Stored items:
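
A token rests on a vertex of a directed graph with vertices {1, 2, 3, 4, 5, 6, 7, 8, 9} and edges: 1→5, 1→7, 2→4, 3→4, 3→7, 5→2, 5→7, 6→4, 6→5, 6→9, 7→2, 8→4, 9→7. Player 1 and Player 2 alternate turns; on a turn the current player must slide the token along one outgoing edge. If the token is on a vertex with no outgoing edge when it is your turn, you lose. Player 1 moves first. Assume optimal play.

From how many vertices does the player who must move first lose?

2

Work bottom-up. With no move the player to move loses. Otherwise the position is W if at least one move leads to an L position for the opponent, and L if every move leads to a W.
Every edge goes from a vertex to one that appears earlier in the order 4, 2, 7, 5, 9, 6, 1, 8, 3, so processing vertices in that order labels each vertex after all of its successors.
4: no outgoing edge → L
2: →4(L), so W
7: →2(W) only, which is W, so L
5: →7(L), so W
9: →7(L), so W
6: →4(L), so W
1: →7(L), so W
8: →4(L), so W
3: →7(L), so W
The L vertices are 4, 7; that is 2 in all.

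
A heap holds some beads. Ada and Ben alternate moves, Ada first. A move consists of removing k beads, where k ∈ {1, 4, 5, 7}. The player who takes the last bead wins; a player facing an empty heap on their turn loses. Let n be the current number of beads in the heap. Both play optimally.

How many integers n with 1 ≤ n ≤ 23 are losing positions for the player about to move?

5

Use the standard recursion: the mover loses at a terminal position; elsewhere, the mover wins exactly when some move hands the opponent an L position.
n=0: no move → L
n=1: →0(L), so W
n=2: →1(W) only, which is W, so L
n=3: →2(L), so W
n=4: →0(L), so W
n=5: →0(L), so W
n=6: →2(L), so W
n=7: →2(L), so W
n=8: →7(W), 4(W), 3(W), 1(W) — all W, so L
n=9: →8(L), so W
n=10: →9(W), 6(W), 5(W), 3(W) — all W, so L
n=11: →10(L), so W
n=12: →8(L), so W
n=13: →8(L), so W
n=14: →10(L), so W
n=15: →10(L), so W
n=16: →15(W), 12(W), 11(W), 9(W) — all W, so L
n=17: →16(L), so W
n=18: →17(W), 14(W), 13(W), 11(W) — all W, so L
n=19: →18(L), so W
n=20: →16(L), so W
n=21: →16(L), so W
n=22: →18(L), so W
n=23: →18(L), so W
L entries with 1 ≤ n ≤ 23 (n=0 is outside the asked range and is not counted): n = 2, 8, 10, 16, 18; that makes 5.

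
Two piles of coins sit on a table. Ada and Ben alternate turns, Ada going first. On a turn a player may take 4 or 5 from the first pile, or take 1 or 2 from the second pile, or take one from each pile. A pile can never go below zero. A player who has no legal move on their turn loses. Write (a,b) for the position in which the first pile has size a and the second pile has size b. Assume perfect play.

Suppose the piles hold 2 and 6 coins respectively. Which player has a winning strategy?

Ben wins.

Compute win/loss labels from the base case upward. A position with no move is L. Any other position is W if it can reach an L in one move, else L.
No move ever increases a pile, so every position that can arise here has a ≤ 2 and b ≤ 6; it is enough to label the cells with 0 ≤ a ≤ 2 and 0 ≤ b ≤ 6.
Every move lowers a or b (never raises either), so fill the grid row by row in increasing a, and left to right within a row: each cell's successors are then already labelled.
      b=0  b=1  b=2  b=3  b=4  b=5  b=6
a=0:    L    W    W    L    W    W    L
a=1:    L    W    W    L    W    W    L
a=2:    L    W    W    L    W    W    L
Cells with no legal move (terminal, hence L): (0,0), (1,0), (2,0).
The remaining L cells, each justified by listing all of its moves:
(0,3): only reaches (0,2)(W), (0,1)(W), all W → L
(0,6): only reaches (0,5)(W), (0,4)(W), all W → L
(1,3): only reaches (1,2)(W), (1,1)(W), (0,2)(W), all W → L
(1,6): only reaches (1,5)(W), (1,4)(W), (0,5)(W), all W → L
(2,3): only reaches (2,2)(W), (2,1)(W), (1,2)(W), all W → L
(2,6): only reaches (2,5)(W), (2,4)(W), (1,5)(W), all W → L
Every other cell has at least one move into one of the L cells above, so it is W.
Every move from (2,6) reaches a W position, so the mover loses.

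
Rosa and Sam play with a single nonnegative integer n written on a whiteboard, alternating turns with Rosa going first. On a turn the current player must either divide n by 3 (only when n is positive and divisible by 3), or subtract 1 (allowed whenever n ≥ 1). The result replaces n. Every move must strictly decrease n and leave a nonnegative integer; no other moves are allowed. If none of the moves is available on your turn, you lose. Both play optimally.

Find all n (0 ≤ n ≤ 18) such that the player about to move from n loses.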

Requirement:
Please return every line of the records above that contains the word "optimally".

Solution for this exercise:
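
A heap holds some beads. Ada and Ben alternate moves, Ada first. A move consists of removing k beads, where k ∈ {1, 4, 5, 7}. The player who takes the last bead wins; a player facing an empty heap on their turn loses. Let n be the current number of beads in the heap. Both play optimally.
Rosa and Sam play with a single nonnegative integer n written on a whiteboard, alternating turns with Rosa going first. On a turn the current player must either divide n by 3 (only when n is positive and divisible by 3), or subtract 1 (allowed whenever n ≥ 1). The result replaces n. Every move must strictly decrease n and leave a nonnegative integer; no other moves are allowed. If none of the moves is available on your turn, you lose. Both play optimally.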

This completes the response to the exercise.